====== RECORDS FOR THE EXERCISE

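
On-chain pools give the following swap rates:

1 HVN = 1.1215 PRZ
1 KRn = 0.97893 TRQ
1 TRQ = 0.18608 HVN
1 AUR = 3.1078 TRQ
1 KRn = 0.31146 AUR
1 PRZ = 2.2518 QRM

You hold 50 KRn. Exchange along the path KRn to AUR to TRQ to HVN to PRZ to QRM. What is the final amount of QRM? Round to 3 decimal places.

50 KRn × 0.31146 = 15.573 AUR
15.573 AUR × 3.1078 = 48.3977694 TRQ
48.3977694 TRQ × 0.18608 = 9.005856929952 HVN
9.005856929952 HVN × 1.1215 = 10.100068546941168 PRZ
10.100068546941168 PRZ × 2.2518 = 22.7433343540021221024 QRM

22.743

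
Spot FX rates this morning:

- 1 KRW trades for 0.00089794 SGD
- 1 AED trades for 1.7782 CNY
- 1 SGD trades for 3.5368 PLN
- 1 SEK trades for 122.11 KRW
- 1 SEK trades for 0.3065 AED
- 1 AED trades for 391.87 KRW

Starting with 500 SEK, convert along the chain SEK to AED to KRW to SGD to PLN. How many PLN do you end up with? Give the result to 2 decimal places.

500 SEK × 0.3065 = 153.25 AED
153.25 AED × 391.87 = 60054.0775 KRW
60054.0775 KRW × 0.00089794 = 53.92495835035 SGD
53.92495835035 SGD × 3.5368 = 190.72179269351788 PLN

190.72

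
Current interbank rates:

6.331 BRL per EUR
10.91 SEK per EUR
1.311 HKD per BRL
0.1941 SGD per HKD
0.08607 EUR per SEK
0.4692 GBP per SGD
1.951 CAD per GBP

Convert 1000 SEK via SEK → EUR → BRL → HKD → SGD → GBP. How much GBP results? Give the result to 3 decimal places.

1000 SEK × 0.08607 = 86.07 EUR
86.07 EUR × 6.331 = 544.90917 BRL
544.90917 BRL × 1.311 = 714.37592187 HKD
714.37592187 HKD × 0.1941 = 138.660366434967 SGD
138.660366434967 SGD × 0.4692 = 65.0594439312865164 GBP

65.059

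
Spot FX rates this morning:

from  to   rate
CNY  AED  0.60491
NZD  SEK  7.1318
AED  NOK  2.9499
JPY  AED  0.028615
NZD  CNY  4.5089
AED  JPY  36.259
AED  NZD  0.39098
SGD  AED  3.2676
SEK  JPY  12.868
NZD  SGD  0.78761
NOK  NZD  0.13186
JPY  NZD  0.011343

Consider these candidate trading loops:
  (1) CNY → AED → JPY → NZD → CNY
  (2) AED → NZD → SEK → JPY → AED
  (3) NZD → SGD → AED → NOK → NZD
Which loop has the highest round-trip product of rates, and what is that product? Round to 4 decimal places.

1.1218

(1) 0.60491 × 36.259 × 0.011343 × 4.5089 = 1.12177
(2) 0.39098 × 7.1318 × 12.868 × 0.028615 = 1.02674
(3) 0.78761 × 3.2676 × 2.9499 × 0.13186 = 1.00106
Highest is cycle (1) at 1.1218 (>1, arbitrage).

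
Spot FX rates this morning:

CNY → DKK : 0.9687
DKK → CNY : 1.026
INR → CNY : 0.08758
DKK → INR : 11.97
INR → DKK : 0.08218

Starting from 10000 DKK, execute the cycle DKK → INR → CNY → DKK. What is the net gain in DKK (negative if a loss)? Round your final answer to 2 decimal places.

10000 DKK × 11.97 = 119700 INR
119700 INR × 0.08758 = 10483.326 CNY
10483.326 CNY × 0.9687 = 10155.1978962 DKK
Net change: 10155.1978962 − 10000 = 155.1978962 DKK

155.20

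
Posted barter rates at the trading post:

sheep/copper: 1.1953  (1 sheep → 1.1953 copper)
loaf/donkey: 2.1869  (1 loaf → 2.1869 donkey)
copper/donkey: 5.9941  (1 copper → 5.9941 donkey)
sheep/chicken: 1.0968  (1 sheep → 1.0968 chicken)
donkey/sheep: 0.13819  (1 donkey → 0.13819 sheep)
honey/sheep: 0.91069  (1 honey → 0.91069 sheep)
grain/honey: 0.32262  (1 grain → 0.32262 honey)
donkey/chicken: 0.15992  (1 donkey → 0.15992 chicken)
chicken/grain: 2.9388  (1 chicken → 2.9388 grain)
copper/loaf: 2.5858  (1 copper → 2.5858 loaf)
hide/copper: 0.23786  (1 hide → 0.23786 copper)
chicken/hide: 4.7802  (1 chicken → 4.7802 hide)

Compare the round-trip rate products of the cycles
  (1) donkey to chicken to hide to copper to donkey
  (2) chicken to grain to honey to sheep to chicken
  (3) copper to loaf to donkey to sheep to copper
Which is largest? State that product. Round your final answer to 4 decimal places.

1.0899

(1) 0.15992 × 4.7802 × 0.23786 × 5.9941 = 1.08992
(2) 2.9388 × 0.32262 × 0.91069 × 1.0968 = 0.94702
(3) 2.5858 × 2.1869 × 0.13819 × 1.1953 = 0.93407
Highest is cycle (1) at 1.0899 (>1, arbitrage).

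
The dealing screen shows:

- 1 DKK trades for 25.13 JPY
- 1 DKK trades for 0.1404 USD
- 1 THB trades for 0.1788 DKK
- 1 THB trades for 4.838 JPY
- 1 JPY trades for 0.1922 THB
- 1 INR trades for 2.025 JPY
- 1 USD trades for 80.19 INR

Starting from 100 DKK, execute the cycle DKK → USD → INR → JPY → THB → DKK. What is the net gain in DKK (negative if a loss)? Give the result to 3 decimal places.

-21.651

100 DKK × 0.1404 = 14.04 USD
14.04 USD × 80.19 = 1125.8676 INR
1125.8676 INR × 2.025 = 2279.88189 JPY
2279.88189 JPY × 0.1922 = 438.193299258 THB
438.193299258 THB × 0.1788 = 78.3489619073304 DKK
Net change: 78.3489619073304 − 100 = -21.6510380926696 DKK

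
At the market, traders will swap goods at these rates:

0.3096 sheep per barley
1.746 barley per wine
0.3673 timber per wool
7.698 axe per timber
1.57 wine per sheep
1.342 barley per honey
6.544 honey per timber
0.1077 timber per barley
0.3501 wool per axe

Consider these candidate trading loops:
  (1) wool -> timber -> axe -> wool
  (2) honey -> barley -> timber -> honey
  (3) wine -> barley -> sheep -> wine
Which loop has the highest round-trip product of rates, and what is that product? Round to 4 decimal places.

(1) 0.3673 × 7.698 × 0.3501 = 0.98990
(2) 1.342 × 0.1077 × 6.544 = 0.94583
(3) 1.746 × 0.3096 × 1.57 = 0.84868
Highest is cycle (1) at 0.9899 (≤1, no arbitrage).

0.9899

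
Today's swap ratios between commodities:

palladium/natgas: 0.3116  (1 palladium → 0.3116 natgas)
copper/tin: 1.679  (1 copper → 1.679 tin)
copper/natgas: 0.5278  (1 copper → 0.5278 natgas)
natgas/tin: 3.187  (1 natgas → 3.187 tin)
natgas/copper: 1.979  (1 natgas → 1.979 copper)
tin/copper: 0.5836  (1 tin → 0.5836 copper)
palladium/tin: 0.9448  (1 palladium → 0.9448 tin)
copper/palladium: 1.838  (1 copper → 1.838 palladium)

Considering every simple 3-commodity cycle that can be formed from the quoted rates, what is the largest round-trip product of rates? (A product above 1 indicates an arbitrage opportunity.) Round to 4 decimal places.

1.1334

natgas→copper→palladium→natgas: 1.979 × 1.838 × 0.3116 = 1.13341
tin→copper→palladium→tin: 0.5836 × 1.838 × 0.9448 = 1.01345
natgas→tin→copper→natgas: 3.187 × 0.5836 × 0.5278 = 0.98167
Maximum is natgas→copper→palladium→natgas at 1.1334; arbitrage exists.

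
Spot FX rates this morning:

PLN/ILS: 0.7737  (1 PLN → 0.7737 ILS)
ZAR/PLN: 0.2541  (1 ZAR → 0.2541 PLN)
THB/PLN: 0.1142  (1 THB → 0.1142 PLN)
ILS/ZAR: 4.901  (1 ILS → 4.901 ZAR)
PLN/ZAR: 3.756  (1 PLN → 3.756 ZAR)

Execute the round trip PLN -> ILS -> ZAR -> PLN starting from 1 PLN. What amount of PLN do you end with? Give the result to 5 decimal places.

0.96352

1 PLN × 0.7737 = 0.7737 ILS
0.7737 ILS × 4.901 = 3.7919037 ZAR
3.7919037 ZAR × 0.2541 = 0.96352273017 PLN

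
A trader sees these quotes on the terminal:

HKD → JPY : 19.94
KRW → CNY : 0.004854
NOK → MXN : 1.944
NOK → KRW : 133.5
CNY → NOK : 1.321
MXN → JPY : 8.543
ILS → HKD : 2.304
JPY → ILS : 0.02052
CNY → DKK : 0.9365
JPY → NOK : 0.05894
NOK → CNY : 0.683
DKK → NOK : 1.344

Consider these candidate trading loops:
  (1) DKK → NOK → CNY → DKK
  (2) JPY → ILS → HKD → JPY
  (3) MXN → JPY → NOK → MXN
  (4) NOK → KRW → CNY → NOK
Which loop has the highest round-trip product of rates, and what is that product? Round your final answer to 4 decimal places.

(1) 1.344 × 0.683 × 0.9365 = 0.85966
(2) 0.02052 × 2.304 × 19.94 = 0.94272
(3) 8.543 × 0.05894 × 1.944 = 0.97885
(4) 133.5 × 0.004854 × 1.321 = 0.85602
Highest is cycle (3) at 0.9789 (≤1, no arbitrage).

0.9789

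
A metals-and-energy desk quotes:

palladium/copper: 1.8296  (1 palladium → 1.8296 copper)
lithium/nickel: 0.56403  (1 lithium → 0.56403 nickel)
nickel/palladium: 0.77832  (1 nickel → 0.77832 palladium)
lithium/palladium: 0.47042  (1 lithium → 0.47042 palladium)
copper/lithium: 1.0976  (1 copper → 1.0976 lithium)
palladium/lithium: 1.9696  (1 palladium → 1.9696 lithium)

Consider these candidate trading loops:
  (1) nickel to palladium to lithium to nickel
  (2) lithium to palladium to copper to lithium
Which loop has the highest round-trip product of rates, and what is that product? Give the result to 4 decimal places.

(1) 0.77832 × 1.9696 × 0.56403 = 0.86465
(2) 0.47042 × 1.8296 × 1.0976 = 0.94468
Highest is cycle (2) at 0.9447 (≤1, no arbitrage).

0.9447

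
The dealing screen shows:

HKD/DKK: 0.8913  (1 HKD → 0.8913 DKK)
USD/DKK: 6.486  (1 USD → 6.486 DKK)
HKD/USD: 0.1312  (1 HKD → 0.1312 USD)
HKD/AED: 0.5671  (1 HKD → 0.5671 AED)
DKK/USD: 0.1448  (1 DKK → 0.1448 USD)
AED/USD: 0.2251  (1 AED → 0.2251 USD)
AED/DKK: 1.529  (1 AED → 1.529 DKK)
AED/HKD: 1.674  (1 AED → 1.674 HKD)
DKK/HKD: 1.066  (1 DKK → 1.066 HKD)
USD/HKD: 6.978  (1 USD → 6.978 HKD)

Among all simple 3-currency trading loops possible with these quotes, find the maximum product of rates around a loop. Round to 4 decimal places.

0.9243

DKK→HKD→AED→DKK: 1.066 × 0.5671 × 1.529 = 0.92432
DKK→HKD→USD→DKK: 1.066 × 0.1312 × 6.486 = 0.90713
DKK→USD→HKD→DKK: 0.1448 × 6.978 × 0.8913 = 0.90058
USD→HKD→AED→USD: 6.978 × 0.5671 × 0.2251 = 0.89077
Maximum is DKK→HKD→AED→DKK at 0.9243; no arbitrage — every cycle loses value.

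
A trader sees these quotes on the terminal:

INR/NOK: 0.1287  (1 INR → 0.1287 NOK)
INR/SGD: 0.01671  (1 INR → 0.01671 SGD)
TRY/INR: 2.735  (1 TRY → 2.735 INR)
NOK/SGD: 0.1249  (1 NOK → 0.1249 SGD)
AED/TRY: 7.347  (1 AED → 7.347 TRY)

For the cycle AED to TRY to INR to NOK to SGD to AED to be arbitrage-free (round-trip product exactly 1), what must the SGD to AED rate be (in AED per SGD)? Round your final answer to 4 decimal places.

Known legs of the cycle: 7.347 × 2.735 × 0.1287 × 0.1249 = 0.32300433857835
For no arbitrage the full-cycle product must be 1, so the missing rate is 1 / 0.32300433857835 ≈ 3.095934.

3.0959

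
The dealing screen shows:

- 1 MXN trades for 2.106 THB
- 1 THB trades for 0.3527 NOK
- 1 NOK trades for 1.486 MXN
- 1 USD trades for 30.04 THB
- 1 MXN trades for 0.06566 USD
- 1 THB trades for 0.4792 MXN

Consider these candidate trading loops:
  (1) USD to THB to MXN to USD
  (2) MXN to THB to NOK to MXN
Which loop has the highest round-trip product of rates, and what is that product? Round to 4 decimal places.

(1) 30.04 × 0.4792 × 0.06566 = 0.94519
(2) 2.106 × 0.3527 × 1.486 = 1.10378
Highest is cycle (2) at 1.1038 (>1, arbitrage).

1.1038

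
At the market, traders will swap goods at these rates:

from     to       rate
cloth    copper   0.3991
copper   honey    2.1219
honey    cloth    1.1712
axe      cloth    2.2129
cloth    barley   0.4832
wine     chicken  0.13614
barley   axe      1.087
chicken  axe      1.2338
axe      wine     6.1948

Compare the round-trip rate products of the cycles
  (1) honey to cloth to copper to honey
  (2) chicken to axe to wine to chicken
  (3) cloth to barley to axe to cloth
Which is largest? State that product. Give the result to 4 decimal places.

1.1623

(1) 1.1712 × 0.3991 × 2.1219 = 0.99183
(2) 1.2338 × 6.1948 × 0.13614 = 1.04054
(3) 0.4832 × 1.087 × 2.2129 = 1.16230
Highest is cycle (3) at 1.1623 (>1, arbitrage).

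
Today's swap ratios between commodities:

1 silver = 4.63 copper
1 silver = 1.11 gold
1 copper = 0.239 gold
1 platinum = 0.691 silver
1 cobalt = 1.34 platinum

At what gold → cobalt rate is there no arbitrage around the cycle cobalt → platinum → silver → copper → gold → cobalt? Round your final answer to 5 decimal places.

0.97597

Known legs of the cycle: 1.34 × 0.691 × 4.63 × 0.239 = 1.0246174258
For no arbitrage the full-cycle product must be 1, so the missing rate is 1 / 1.0246174258 ≈ 0.9759740.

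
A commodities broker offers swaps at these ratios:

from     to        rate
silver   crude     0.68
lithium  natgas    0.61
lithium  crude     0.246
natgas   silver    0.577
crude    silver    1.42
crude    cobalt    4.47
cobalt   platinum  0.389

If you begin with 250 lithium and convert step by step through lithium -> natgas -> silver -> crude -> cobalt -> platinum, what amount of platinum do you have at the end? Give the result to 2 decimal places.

104.04

250 lithium × 0.61 = 152.5 natgas
152.5 natgas × 0.577 = 87.9925 silver
87.9925 silver × 0.68 = 59.8349 crude
59.8349 crude × 4.47 = 267.462003 cobalt
267.462003 cobalt × 0.389 = 104.042719167 platinum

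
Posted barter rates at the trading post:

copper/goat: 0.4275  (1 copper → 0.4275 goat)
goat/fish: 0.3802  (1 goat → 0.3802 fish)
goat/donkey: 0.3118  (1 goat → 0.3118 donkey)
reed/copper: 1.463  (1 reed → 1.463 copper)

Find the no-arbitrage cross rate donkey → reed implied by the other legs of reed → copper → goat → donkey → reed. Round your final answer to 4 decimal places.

Known legs of the cycle: 1.463 × 0.4275 × 0.3118 = 0.1950098535
For no arbitrage the full-cycle product must be 1, so the missing rate is 1 / 0.1950098535 ≈ 5.127946.

5.1279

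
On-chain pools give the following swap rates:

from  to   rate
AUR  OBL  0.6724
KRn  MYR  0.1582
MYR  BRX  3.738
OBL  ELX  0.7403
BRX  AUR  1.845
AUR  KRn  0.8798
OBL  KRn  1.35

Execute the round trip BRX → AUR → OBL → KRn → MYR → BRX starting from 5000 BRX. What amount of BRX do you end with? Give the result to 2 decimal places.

4951.92

5000 BRX × 1.845 = 9225 AUR
9225 AUR × 0.6724 = 6202.89 OBL
6202.89 OBL × 1.35 = 8373.9015 KRn
8373.9015 KRn × 0.1582 = 1324.7512173 MYR
1324.7512173 MYR × 3.738 = 4951.9200502674 BRX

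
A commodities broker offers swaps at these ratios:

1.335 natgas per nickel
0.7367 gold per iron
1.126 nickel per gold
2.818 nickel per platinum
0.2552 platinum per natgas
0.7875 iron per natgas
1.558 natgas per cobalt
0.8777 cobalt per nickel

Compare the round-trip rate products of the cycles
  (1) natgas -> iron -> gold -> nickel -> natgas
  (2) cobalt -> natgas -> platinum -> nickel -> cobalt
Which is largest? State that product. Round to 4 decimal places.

(1) 0.7875 × 0.7367 × 1.126 × 1.335 = 0.87209
(2) 1.558 × 0.2552 × 2.818 × 0.8777 = 0.98341
Highest is cycle (2) at 0.9834 (≤1, no arbitrage).

0.9834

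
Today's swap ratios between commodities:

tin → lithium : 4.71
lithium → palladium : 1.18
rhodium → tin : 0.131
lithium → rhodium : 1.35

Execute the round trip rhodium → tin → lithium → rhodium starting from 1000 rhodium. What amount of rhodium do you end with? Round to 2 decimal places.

832.96

1000 rhodium × 0.131 = 131 tin
131 tin × 4.71 = 617.01 lithium
617.01 lithium × 1.35 = 832.9635 rhodium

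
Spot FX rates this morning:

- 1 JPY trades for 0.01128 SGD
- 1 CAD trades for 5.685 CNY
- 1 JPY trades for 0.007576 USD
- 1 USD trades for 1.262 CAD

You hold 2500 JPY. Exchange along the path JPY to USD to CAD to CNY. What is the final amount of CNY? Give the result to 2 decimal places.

135.88

2500 JPY × 0.007576 = 18.94 USD
18.94 USD × 1.262 = 23.90228 CAD
23.90228 CAD × 5.685 = 135.8844618 CNY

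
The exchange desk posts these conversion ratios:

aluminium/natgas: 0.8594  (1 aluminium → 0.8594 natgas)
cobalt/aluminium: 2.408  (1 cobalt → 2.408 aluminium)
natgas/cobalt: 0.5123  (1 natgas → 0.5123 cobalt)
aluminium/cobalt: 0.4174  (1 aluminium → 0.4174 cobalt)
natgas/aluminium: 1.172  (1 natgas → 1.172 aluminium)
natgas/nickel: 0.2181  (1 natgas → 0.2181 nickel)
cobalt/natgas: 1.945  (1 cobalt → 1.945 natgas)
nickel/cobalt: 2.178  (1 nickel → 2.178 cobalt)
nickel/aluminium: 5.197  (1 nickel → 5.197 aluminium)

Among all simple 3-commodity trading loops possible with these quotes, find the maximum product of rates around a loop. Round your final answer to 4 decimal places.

1.0602

natgas→cobalt→aluminium→natgas: 0.5123 × 2.408 × 0.8594 = 1.06017
natgas→nickel→aluminium→natgas: 0.2181 × 5.197 × 0.8594 = 0.97410
natgas→aluminium→cobalt→natgas: 1.172 × 0.4174 × 1.945 = 0.95148
natgas→nickel→cobalt→natgas: 0.2181 × 2.178 × 1.945 = 0.92392
Maximum is natgas→cobalt→aluminium→natgas at 1.0602; arbitrage exists.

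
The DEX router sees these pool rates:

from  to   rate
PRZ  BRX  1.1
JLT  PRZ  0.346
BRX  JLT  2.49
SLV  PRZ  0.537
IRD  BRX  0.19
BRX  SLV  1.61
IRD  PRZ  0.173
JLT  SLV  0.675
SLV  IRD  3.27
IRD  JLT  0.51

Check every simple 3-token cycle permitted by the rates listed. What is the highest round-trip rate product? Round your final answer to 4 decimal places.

JLT→SLV→IRD→JLT: 0.675 × 3.27 × 0.51 = 1.12570
SLV→IRD→BRX→SLV: 3.27 × 0.19 × 1.61 = 1.00029
SLV→PRZ→BRX→SLV: 0.537 × 1.1 × 1.61 = 0.95103
JLT→PRZ→BRX→JLT: 0.346 × 1.1 × 2.49 = 0.94769
Maximum is JLT→SLV→IRD→JLT at 1.1257; arbitrage exists.

1.1257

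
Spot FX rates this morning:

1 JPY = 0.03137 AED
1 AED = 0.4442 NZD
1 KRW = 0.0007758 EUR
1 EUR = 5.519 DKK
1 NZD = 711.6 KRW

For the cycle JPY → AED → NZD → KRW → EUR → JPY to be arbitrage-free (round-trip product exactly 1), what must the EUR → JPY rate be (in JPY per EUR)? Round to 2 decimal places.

129.99

Known legs of the cycle: 0.03137 × 0.4442 × 711.6 × 0.0007758 = 0.00769269984836112
For no arbitrage the full-cycle product must be 1, so the missing rate is 1 / 0.00769269984836112 ≈ 129.9934.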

============

**WHAT YOU SHOULD DO**
From the first line of the data above to the line holding "1 PRZ = 2.2518 QRM", reproduce each line exactly; emit no other lines.

**SOLVED EXERCISE**
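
On-chain pools give the following swap rates:

1 HVN = 1.1215 PRZ
1 KRn = 0.97893 TRQ
1 TRQ = 0.18608 HVN
1 AUR = 3.1078 TRQ
1 KRn = 0.31146 AUR
1 PRZ = 2.2518 QRM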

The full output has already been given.